> _The input_

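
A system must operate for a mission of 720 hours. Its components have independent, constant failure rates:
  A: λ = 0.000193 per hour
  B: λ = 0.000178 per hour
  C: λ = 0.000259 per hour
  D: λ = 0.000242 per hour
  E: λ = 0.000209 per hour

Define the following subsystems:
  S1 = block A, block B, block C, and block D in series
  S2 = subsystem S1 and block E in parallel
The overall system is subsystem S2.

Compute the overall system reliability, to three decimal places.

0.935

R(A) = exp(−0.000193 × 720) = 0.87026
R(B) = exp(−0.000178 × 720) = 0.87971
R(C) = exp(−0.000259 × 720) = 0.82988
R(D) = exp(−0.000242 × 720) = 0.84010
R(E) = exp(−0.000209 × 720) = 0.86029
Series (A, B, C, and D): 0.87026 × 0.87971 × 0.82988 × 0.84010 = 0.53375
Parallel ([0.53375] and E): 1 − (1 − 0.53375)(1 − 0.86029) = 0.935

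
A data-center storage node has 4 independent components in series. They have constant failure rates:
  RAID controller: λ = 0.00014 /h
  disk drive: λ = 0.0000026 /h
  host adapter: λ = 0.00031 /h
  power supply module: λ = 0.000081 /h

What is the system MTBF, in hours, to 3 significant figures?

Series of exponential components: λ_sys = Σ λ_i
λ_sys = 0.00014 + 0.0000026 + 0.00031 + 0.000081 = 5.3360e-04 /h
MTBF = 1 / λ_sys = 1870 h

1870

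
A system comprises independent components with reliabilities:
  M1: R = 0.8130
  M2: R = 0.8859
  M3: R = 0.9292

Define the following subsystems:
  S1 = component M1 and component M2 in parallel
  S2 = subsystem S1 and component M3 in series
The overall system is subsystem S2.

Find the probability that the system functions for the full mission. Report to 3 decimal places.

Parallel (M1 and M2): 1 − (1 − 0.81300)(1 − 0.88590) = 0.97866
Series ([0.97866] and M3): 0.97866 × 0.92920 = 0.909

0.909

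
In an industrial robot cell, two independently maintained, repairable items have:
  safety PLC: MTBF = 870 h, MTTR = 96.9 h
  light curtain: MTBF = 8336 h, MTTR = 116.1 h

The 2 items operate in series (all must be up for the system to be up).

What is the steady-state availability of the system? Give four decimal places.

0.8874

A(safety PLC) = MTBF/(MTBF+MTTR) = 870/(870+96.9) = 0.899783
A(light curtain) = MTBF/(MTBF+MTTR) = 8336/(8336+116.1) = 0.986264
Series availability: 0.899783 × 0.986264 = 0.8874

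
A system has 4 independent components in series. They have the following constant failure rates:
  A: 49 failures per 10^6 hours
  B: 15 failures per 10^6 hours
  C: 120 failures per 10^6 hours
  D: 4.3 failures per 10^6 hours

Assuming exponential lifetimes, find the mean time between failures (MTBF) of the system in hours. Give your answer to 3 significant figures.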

> _Task details_
Report every line of the data above that contains the string "constant" by copying it in full.

> _Task output_
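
A system must operate for a mission of 720 hours. Its components have independent, constant failure rates:
A data-center storage node has 4 independent components in series. They have constant failure rates:
A system has 4 independent components in series. They have the following constant failure rates: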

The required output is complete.